What to do ->
Using the data below, show every line where the word "einsum" occurs.

Available data ->

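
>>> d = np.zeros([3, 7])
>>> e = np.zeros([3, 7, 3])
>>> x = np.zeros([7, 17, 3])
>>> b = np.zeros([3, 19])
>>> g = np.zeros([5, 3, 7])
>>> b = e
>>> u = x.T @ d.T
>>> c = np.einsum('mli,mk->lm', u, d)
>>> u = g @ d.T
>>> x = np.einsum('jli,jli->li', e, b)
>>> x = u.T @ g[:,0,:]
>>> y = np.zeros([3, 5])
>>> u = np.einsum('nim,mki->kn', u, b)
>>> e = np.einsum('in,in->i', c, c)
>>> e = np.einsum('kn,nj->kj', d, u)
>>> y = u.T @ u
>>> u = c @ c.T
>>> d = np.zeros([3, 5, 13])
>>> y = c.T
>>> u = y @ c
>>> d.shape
(3, 5, 13)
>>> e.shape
(3, 5)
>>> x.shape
(3, 3, 7)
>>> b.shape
(3, 7, 3)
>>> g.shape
(5, 3, 7)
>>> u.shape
(3, 3)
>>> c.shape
(17, 3)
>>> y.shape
(3, 17)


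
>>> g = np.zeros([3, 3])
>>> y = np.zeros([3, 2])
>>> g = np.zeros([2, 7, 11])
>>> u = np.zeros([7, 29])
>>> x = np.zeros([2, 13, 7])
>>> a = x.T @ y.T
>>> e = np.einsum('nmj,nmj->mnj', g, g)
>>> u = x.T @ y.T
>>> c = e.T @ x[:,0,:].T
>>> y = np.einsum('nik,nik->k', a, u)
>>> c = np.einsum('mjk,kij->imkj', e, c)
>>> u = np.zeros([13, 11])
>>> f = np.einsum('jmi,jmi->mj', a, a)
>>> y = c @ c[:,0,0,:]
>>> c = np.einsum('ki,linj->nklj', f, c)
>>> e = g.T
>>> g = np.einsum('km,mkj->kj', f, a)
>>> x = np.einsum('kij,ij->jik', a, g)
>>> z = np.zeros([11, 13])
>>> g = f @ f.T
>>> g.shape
(13, 13)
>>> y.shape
(2, 7, 11, 2)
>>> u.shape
(13, 11)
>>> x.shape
(3, 13, 7)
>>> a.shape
(7, 13, 3)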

Solution below ->
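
>>> c = np.einsum('mli,mk->lm', u, d)
>>> x = np.einsum('jli,jli->li', e, b)
>>> u = np.einsum('nim,mki->kn', u, b)
>>> e = np.einsum('in,in->i', c, c)
>>> e = np.einsum('kn,nj->kj', d, u)
>>> e = np.einsum('nmj,nmj->mnj', g, g)
>>> y = np.einsum('nik,nik->k', a, u)
>>> c = np.einsum('mjk,kij->imkj', e, c)
>>> f = np.einsum('jmi,jmi->mj', a, a)
>>> c = np.einsum('ki,linj->nklj', f, c)
>>> g = np.einsum('km,mkj->kj', f, a)
>>> x = np.einsum('kij,ij->jik', a, g)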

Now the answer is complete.